● Problem to solve:
From the line that contains "A 26.93-ha rice" to the final line of the entries below, write out every line exactly as it appears, and nothing else.

● Stored items from a collection:
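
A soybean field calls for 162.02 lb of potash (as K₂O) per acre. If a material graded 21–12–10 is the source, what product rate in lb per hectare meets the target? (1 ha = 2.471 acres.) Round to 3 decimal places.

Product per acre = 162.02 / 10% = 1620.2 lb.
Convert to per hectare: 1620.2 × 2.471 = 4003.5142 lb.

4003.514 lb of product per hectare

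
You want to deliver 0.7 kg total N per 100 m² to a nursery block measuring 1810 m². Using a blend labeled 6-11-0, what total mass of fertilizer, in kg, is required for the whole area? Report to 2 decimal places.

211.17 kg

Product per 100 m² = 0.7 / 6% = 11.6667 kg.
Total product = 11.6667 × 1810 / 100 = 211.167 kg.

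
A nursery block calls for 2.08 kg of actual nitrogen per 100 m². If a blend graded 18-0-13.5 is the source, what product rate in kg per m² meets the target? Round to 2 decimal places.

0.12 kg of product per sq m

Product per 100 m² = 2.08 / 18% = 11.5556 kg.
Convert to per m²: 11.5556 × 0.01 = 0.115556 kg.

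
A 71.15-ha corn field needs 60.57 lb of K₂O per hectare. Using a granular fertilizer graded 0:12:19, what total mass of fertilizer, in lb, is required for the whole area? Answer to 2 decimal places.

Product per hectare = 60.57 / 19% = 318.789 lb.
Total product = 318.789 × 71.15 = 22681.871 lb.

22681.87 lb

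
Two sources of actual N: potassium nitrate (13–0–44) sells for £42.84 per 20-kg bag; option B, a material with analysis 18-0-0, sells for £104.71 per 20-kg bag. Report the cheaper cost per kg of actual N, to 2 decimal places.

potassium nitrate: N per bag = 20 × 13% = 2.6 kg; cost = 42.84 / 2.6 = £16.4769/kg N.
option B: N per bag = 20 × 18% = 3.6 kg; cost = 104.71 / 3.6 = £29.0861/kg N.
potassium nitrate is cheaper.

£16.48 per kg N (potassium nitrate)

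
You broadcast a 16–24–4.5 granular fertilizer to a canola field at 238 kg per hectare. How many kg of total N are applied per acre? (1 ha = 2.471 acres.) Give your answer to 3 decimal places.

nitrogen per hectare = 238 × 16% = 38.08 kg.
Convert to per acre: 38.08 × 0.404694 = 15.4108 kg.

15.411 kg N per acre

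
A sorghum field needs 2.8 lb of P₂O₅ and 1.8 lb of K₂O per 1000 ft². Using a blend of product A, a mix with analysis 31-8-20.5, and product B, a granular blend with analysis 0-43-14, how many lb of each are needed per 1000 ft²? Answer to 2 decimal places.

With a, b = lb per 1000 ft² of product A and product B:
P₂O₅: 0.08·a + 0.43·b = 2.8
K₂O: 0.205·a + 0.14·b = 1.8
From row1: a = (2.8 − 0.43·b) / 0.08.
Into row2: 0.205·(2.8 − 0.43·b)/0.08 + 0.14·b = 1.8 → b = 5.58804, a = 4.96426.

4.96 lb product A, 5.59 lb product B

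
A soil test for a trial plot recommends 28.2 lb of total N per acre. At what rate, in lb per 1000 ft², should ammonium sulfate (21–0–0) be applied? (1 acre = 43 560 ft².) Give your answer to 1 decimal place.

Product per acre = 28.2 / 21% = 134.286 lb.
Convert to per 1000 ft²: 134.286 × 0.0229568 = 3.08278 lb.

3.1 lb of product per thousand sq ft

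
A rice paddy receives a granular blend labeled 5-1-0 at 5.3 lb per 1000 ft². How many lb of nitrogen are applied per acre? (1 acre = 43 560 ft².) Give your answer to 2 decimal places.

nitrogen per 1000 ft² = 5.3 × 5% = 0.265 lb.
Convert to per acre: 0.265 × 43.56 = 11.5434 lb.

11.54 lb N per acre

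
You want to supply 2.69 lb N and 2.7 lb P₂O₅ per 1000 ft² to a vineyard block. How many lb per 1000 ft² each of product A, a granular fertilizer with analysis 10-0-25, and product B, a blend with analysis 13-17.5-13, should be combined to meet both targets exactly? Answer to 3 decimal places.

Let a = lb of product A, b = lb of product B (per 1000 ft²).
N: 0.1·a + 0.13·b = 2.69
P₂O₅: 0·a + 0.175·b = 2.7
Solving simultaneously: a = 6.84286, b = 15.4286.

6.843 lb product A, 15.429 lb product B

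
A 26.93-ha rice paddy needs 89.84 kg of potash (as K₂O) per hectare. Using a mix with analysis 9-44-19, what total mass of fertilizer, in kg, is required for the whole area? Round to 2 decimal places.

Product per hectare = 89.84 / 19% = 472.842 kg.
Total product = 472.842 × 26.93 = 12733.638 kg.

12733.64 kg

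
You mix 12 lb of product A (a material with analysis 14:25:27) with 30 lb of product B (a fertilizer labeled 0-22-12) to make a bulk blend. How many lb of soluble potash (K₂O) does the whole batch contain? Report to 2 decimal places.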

● Answer section:
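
A 26.93-ha rice paddy needs 89.84 kg of potash (as K₂O) per hectare. Using a mix with analysis 9-44-19, what total mass of fertilizer, in kg, is required for the whole area? Round to 2 decimal places.

Product per hectare = 89.84 / 19% = 472.842 kg.
Total product = 472.842 × 26.93 = 12733.638 kg.

12733.64 kg

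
You mix 12 lb of product A (a material with analysis 14:25:27) with 30 lb of product B (a fertilizer labeled 0-22-12) to make a bulk blend. How many lb of soluble potash (K₂O) does the whole batch contain? Report to 2 decimal places.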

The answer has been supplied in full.